Lines containing the word "Bezout" are the ones to copy from the records below.

Materials provided ::
..............................
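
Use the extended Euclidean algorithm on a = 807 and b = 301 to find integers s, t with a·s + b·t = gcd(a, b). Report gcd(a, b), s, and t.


Euclidean algorithm on (807, 301) — divide until remainder is 0:
  807 = 2 · 301 + 205
  301 = 1 · 205 + 96
  205 = 2 · 96 + 13
  96 = 7 · 13 + 5
  13 = 2 · 5 + 3
  5 = 1 · 3 + 2
  3 = 1 · 2 + 1
  2 = 2 · 1 + 0
gcd(807, 301) = 1.
Track Bezout coefficients alongside the remainders: start with r₀ = 807 = a·1 + b·0 (s = 1, t = 0) and r₁ = 301 = a·0 + b·1 (s = 0, t = 1); each new remainder r_{k+1} = r_{k-1} − q_k·r_k inherits s_{k+1} = s_{k-1} − q_k·s_k, t_{k+1} = t_{k-1} − q_k·t_k, so r_k = a·s_k + b·t_k at every step:
  q = 2: r = 205, s = 1 − 2·0 = 1, t = 0 − 2·1 = -2  (check: 807·1 + 301·(-2) = 205)
  q = 1: r = 96, s = 0 − 1·1 = -1, t = 1 − 1·(-2) = 3  (check: 807·(-1) + 301·3 = 96)
  q = 2: r = 13, s = 1 − 2·(-1) = 3, t = -2 − 2·3 = -8  (check: 807·3 + 301·(-8) = 13)
  q = 7: r = 5, s = -1 − 7·3 = -22, t = 3 − 7·(-8) = 59  (check: 807·(-22) + 301·59 = 5)
  q = 2: r = 3, s = 3 − 2·(-22) = 47, t = -8 − 2·59 = -126  (check: 807·47 + 301·(-126) = 3)
  q = 1: r = 2, s = -22 − 1·47 = -69, t = 59 − 1·(-126) = 185  (check: 807·(-69) + 301·185 = 2)
  q = 1: r = 1, s = 47 − 1·(-69) = 116, t = -126 − 1·185 = -311  (check: 807·116 + 301·(-311) = 1)
The row with r = 1 (the gcd) gives the Bezout coefficients s = 116, t = -311.
Result: 807 · (116) + 301 · (-311) = 1.

gcd(807, 301) = 1; s = 116, t = -311 (check: 807·116 + 301·(-311) = 1).


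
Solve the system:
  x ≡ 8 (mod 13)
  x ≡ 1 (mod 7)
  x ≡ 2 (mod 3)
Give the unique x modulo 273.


Moduli 13, 7, 3 are pairwise coprime; by CRT there is a unique solution modulo M = 13 · 7 · 3 = 273.
Solve pairwise, accumulating the modulus:
  Start with x ≡ 8 (mod 13).
  Combine with x ≡ 1 (mod 7): since gcd(13, 7) = 1, we get a unique residue mod 91.
    Write x = 8 + 13·t and substitute into x ≡ 1 (mod 7): 13·t ≡ 1 − 8 = -7 (mod 7).
    Reduce coefficients mod 7: 6·t ≡ 0 (mod 7).
    The inverse of 6 mod 7 is 6 (since 6·6 = 36 = 5·7 + 1), so t ≡ 6·0 = 0 ≡ 0 (mod 7).
    Then x = 8 + 13·0 = 8, valid modulo lcm(13, 7) = 91: x ≡ 8 (mod 91).
  Combine with x ≡ 2 (mod 3): since gcd(91, 3) = 1, we get a unique residue mod 273.
    Write x = 8 + 91·t and substitute into x ≡ 2 (mod 3): 91·t ≡ 2 − 8 = -6 (mod 3).
    Reduce coefficients mod 3: 1·t ≡ 0 (mod 3).
    So t ≡ 0 (mod 3).
    Then x = 8 + 91·0 = 8, valid modulo lcm(91, 3) = 273: x ≡ 8 (mod 273).
Verify: 8 mod 13 = 8 ✓, 8 mod 7 = 1 ✓, 8 mod 3 = 2 ✓.

x ≡ 8 (mod 273).


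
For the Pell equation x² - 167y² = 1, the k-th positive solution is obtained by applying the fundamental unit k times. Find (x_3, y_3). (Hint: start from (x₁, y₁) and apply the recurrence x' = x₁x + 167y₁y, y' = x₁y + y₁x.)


Step 1: Find the fundamental solution (x₁, y₁) of x² - 167y² = 1.
  Expand √167 as a continued fraction. a₀ = ⌊√167⌋ = 12; iterate m_{k+1} = d_k·a_k − m_k, d_{k+1} = (167 − m_{k+1}²)/d_k, a_{k+1} = ⌊(a₀ + m_{k+1})/d_{k+1}⌋ (starting m₀ = 0, d₀ = 1), with convergents p_k = a_k·p_{k-1} + p_{k-2}, q_k = a_k·q_{k-1} + q_{k-2} (p₋₁ = 1, q₋₁ = 0):
  k = 0: a₀ = 12; p₀/q₀ = 12/1; p₀² − 167·q₀² = 144 − 167 = -23.
  k = 1: m = 12, d = 23, a = ⌊(12 + 12)/23⌋ = 1; p/q = (1·12 + 1)/(1·1 + 0) = 13/1; p² − 167·q² = 169 − 167 = 2.
  k = 2: m = 11, d = 2, a = ⌊(12 + 11)/2⌋ = 11; p/q = (11·13 + 12)/(11·1 + 1) = 155/12; p² − 167·q² = 24025 − 24048 = -23.
  k = 3: m = 11, d = 23, a = ⌊(12 + 11)/23⌋ = 1; p/q = (1·155 + 13)/(1·12 + 1) = 168/13; p² − 167·q² = 28224 − 28223 = 1.
  The first convergent with p² − 167·q² = 1 gives the fundamental solution (x₁, y₁) = (168, 13).
Step 2: Apply the recurrence (x_{n+1}, y_{n+1}) = (x₁x_n + 167y₁y_n, x₁y_n + y₁x_n) repeatedly.
  From (x_1, y_1) = (168, 13): x_2 = 168·168 + 167·13·13 = 56447; y_2 = 168·13 + 13·168 = 4368.
  From (x_2, y_2) = (56447, 4368): x_3 = 168·56447 + 167·13·4368 = 18966024; y_3 = 168·4368 + 13·56447 = 1467635.
Step 3: Verify x_3² - 167·y_3² = 359710066368576 - 359710066368575 = 1 (should be 1). ✓

(x_1, y_1) = (168, 13); (x_3, y_3) = (18966024, 1467635).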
..............................
Response area ::
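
Track Bezout coefficients alongside the remainders: start with r₀ = 807 = a·1 + b·0 (s = 1, t = 0) and r₁ = 301 = a·0 + b·1 (s = 0, t = 1); each new remainder r_{k+1} = r_{k-1} − q_k·r_k inherits s_{k+1} = s_{k-1} − q_k·s_k, t_{k+1} = t_{k-1} − q_k·t_k, so r_k = a·s_k + b·t_k at every step:
The row with r = 1 (the gcd) gives the Bezout coefficients s = 116, t = -311.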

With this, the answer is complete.